-- Opening Marker --

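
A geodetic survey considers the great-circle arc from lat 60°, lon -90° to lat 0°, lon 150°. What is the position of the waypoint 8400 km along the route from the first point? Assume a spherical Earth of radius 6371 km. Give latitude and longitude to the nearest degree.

≈ lat 26°, lon 164°

From cos δ = sin φ₁ sin φ₂ + cos φ₁ cos φ₂ cos Δλ, the central angle is δ ≈ 1.823 rad (104.5°). The total great-circle distance is δ·R ≈ 1.823 × 6371 ≈ 11617 km, so the target fraction is f = 8400/11617 ≈ 0.723.
Interpolate at f ≈ 0.723 with slerp weights a = sin((1−f)δ)/sin δ ≈ 0.500, b = sin(fδ)/sin δ ≈ 1.000.
p = a·p₁ + b·p₂ ≈ (-0.866, 0.250, 0.433); φ = arcsin(p_z) ≈ 25.64°, λ = atan2(p_y, p_x) ≈ 163.89°.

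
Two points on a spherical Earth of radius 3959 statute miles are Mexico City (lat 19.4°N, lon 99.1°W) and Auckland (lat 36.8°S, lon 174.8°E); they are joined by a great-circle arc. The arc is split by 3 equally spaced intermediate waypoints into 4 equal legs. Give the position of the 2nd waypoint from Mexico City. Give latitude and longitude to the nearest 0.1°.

Write both endpoints as unit vectors p₁, p₂ with components (cos φ cos λ, cos φ sin λ, sin φ).
The central angle between the endpoints is δ = arccos(p₁·p₂) ≈ 1.719 rad (98.5°).
Interpolate at f = 2/4 with slerp weights a = sin((1−f)δ)/sin δ ≈ 0.766, b = sin(fδ)/sin δ ≈ 0.766.
p = a·p₁ + b·p₂ ≈ (-0.725, -0.658, -0.204); φ = arcsin(p_z) ≈ -11.79°, λ = atan2(p_y, p_x) ≈ -137.79°.

≈ lat 11.8°S, lon 137.8°W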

-- Closing Marker --

> [WORK REQUEST] Copy out the whole listing exactly; please set it all down.

> [ANSWER SPACE]
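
A geodetic survey considers the great-circle arc from lat 60°, lon -90° to lat 0°, lon 150°. What is the position of the waypoint 8400 km along the route from the first point? Assume a spherical Earth of radius 6371 km. Give latitude and longitude to the nearest degree.

≈ lat 26°, lon 164°

From cos δ = sin φ₁ sin φ₂ + cos φ₁ cos φ₂ cos Δλ, the central angle is δ ≈ 1.823 rad (104.5°). The total great-circle distance is δ·R ≈ 1.823 × 6371 ≈ 11617 km, so the target fraction is f = 8400/11617 ≈ 0.723.
Interpolate at f ≈ 0.723 with slerp weights a = sin((1−f)δ)/sin δ ≈ 0.500, b = sin(fδ)/sin δ ≈ 1.000.
p = a·p₁ + b·p₂ ≈ (-0.866, 0.250, 0.433); φ = arcsin(p_z) ≈ 25.64°, λ = atan2(p_y, p_x) ≈ 163.89°.

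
Two points on a spherical Earth of radius 3959 statute miles are Mexico City (lat 19.4°N, lon 99.1°W) and Auckland (lat 36.8°S, lon 174.8°E); they are joined by a great-circle arc. The arc is split by 3 equally spaced intermediate waypoints into 4 equal legs. Give the position of the 2nd waypoint from Mexico City. Give latitude and longitude to the nearest 0.1°.

Write both endpoints as unit vectors p₁, p₂ with components (cos φ cos λ, cos φ sin λ, sin φ).
The central angle between the endpoints is δ = arccos(p₁·p₂) ≈ 1.719 rad (98.5°).
Interpolate at f = 2/4 with slerp weights a = sin((1−f)δ)/sin δ ≈ 0.766, b = sin(fδ)/sin δ ≈ 0.766.
p = a·p₁ + b·p₂ ≈ (-0.725, -0.658, -0.204); φ = arcsin(p_z) ≈ -11.79°, λ = atan2(p_y, p_x) ≈ -137.79°.

≈ lat 11.8°S, lon 137.8°W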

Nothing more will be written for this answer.